#### [What the exercise asks]
From the records below, give the number of lines that contain the string "grammar", without any other text.

#### [Collected data entries]
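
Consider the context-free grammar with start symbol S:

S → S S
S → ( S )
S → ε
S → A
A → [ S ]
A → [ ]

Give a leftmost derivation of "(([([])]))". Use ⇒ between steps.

S⇒(S)⇒((S))⇒((A))⇒(([S]))⇒(([(S)]))⇒(([(SS)]))⇒(([(AS)]))⇒(([([]S)]))⇒(([([])]))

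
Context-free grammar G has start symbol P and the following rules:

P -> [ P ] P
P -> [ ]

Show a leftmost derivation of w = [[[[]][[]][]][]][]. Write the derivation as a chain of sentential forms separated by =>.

P => [P]P => [[P]P]P => [[[P]P]P]P => [[[[]]P]P]P => [[[[]][P]P]P]P => [[[[]][[]]P]P]P => [[[[]][[]][]]P]P => [[[[]][[]][]][]]P => [[[[]][[]][]][]][]

P => [P]P   [P -> [ P ] P]
[P]P => [[P]P]P   [P -> [ P ] P]
[[P]P]P => [[[P]P]P]P   [P -> [ P ] P]
[[[P]P]P]P => [[[[]]P]P]P   [P -> [ ]]
[[[[]]P]P]P => [[[[]][P]P]P]P   [P -> [ P ] P]
[[[[]][P]P]P]P => [[[[]][[]]P]P]P   [P -> [ ]]
[[[[]][[]]P]P]P => [[[[]][[]][]]P]P   [P -> [ ]]
[[[[]][[]][]]P]P => [[[[]][[]][]][]]P   [P -> [ ]]
[[[[]][[]][]][]]P => [[[[]][[]][]][]][]   [P -> [ ]]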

#### [Output of the exercise]
2